Exercise >>
If a line in the records contains the word "above", count it; state the resulting number and nothing more.

BEGIN Records for the task

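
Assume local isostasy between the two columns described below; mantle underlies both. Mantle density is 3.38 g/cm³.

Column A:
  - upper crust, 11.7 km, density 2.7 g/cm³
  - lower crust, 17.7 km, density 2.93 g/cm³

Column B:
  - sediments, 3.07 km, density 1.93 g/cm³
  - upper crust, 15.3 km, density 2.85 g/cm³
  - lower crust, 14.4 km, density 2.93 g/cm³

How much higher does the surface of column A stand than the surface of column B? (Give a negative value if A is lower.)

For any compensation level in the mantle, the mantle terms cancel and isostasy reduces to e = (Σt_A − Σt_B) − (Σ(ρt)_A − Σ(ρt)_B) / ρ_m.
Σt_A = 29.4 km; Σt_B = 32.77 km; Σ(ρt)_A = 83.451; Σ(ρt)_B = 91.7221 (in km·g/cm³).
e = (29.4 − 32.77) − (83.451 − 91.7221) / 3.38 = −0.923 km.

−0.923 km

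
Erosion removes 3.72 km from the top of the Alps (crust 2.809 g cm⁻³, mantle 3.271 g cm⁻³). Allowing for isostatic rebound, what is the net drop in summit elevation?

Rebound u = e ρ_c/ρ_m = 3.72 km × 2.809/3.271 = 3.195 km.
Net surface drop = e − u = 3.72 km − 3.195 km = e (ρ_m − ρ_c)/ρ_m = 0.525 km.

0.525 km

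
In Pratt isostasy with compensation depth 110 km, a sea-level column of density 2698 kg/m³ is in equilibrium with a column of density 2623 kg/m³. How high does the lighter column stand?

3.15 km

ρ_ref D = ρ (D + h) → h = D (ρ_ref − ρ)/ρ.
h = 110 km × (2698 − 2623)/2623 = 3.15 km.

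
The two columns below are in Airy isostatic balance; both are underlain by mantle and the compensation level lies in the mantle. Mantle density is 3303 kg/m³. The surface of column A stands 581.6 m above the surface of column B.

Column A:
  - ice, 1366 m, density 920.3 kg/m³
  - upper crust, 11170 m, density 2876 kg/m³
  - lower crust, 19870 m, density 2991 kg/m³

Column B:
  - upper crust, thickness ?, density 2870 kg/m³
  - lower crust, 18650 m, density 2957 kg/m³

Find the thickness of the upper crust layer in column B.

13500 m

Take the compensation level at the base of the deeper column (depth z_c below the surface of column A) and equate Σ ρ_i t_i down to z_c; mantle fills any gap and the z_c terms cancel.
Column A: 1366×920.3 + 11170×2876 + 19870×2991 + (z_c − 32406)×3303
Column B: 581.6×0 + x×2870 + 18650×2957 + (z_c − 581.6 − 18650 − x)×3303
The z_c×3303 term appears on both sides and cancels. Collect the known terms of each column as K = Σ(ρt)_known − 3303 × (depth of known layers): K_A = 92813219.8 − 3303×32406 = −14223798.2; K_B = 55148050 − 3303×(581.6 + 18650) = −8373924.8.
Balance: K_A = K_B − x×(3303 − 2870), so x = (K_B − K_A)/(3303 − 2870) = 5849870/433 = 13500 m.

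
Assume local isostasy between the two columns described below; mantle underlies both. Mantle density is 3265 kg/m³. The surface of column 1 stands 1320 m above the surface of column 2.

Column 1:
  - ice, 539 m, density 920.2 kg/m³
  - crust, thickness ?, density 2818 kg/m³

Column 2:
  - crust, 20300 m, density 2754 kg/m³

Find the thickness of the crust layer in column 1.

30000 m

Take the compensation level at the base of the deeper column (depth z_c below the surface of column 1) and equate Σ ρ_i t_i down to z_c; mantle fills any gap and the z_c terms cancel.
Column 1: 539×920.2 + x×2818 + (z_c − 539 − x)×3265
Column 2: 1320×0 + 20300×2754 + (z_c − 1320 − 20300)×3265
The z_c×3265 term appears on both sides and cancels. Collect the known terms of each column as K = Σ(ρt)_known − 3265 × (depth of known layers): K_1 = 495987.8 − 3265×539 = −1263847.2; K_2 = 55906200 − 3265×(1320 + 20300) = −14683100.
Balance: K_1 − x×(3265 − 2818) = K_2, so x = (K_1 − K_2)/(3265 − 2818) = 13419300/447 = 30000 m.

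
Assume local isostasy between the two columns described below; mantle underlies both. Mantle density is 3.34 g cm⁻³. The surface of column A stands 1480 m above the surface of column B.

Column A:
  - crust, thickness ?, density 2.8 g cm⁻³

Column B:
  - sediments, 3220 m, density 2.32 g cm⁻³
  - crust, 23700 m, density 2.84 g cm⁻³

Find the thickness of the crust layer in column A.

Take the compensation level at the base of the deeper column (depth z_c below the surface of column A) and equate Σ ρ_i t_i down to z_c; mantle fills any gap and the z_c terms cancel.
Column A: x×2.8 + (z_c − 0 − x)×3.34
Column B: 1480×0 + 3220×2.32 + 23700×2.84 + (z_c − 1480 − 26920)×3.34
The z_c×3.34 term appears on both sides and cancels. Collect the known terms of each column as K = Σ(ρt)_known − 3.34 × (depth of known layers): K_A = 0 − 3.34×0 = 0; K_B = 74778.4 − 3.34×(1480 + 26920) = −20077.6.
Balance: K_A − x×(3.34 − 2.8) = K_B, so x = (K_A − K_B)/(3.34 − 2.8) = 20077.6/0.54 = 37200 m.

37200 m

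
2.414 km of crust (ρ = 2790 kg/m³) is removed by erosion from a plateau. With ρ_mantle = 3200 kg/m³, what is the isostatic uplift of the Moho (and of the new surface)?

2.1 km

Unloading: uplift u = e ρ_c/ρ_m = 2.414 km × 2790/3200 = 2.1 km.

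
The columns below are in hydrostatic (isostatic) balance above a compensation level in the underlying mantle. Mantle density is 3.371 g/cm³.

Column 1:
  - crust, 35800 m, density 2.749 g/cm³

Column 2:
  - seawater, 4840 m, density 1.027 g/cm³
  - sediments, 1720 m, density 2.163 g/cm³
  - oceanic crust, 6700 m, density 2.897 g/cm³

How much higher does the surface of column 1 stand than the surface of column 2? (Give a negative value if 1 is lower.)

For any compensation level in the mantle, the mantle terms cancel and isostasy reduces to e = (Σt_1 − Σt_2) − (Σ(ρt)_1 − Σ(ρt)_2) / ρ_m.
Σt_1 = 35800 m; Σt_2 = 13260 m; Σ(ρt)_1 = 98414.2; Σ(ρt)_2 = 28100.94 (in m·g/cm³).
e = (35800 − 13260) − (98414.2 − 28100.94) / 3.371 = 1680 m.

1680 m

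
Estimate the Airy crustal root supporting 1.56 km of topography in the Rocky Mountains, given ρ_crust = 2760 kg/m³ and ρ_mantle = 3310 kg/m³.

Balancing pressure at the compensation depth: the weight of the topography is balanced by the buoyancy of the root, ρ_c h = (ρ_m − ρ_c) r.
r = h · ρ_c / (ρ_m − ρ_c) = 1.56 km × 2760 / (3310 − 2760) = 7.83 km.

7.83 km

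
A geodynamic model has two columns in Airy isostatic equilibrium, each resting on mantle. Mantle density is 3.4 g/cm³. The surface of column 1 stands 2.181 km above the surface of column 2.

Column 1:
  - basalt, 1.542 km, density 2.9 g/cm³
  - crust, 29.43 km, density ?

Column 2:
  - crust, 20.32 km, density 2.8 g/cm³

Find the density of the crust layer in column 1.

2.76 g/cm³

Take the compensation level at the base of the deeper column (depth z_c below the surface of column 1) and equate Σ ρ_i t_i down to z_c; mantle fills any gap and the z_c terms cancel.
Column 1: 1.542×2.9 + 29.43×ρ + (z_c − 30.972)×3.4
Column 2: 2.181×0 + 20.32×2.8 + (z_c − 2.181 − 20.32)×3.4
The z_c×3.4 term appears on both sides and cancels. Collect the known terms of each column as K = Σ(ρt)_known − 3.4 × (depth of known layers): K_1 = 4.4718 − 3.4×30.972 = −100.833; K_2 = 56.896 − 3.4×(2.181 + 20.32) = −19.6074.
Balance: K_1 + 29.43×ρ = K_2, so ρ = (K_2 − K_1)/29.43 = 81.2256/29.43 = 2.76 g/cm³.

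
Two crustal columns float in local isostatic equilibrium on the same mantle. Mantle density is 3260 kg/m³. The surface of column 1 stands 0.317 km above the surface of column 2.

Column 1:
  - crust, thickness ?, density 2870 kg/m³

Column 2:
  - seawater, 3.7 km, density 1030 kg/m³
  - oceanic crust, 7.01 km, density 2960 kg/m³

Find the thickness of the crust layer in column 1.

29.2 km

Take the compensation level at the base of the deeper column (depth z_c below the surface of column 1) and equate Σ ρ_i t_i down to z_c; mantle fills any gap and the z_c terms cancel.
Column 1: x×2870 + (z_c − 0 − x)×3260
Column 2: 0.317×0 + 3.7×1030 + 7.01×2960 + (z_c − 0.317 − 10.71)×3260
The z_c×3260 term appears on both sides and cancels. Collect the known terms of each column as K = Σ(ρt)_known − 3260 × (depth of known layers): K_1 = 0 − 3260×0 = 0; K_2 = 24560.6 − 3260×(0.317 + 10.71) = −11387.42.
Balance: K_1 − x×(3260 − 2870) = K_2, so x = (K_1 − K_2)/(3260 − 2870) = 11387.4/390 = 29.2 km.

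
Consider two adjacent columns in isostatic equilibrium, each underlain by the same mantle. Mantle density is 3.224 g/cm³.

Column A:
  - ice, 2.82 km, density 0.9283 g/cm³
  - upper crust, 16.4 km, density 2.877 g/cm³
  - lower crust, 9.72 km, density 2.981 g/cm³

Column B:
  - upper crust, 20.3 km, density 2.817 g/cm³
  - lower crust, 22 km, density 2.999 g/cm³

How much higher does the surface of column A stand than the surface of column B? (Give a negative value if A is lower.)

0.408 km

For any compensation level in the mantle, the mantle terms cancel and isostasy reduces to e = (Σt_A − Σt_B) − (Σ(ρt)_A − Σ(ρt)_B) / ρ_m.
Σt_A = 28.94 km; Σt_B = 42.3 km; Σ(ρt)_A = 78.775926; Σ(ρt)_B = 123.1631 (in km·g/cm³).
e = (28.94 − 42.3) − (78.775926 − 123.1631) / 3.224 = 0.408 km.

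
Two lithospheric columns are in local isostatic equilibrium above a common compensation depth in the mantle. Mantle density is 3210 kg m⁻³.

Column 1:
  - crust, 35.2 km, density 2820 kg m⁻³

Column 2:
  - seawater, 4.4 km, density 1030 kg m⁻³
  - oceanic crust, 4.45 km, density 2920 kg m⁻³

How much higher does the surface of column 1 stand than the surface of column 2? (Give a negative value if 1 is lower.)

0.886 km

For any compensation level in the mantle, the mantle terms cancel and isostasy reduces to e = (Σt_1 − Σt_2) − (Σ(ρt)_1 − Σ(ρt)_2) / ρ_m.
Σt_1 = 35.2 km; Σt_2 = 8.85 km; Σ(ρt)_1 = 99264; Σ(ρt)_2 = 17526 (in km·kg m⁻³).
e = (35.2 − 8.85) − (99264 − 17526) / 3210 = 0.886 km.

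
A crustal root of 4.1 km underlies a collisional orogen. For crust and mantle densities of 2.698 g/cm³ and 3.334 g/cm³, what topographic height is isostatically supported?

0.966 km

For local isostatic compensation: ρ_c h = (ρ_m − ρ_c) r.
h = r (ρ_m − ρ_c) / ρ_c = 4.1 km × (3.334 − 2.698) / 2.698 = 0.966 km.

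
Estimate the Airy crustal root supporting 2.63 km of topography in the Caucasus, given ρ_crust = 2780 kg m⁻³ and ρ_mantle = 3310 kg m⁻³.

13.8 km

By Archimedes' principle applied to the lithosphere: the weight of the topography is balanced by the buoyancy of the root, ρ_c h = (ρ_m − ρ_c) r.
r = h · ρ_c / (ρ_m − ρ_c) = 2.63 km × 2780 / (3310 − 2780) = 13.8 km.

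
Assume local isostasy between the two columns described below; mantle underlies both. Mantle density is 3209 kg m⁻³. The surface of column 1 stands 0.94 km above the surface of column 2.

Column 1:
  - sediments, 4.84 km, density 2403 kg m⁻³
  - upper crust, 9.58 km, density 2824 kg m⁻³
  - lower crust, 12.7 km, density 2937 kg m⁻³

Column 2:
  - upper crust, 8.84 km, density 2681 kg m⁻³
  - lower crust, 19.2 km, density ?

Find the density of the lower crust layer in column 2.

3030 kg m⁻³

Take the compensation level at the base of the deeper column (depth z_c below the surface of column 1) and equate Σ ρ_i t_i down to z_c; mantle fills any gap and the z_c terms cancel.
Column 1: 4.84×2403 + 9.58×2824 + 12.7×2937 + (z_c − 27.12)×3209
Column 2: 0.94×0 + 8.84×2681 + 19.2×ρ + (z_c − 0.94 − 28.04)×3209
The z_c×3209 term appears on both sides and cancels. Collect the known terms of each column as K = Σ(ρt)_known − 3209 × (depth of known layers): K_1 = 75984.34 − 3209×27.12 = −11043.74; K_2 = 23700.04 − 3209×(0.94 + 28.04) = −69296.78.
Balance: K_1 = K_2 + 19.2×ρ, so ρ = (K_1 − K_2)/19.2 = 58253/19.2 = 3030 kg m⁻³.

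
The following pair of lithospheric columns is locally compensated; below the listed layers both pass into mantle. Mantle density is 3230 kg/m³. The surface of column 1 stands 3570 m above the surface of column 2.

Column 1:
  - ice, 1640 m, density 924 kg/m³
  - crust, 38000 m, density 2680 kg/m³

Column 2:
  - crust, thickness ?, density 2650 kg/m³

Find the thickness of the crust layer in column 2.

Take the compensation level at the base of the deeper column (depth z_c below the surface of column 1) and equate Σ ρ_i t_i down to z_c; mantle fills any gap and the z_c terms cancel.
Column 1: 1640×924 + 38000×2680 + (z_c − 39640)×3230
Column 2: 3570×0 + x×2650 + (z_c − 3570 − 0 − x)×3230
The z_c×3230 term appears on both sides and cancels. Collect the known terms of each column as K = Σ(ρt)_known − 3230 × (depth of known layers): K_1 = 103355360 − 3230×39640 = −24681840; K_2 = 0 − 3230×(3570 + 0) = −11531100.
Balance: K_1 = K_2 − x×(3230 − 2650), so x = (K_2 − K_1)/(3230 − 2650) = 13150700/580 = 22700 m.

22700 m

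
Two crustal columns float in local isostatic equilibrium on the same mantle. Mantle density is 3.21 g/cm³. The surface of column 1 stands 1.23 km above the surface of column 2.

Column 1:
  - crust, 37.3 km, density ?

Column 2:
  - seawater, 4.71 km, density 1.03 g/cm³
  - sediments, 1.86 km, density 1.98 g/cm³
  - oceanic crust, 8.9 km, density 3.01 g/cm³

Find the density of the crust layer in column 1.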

END Records for the task

Result of this exercise >>
10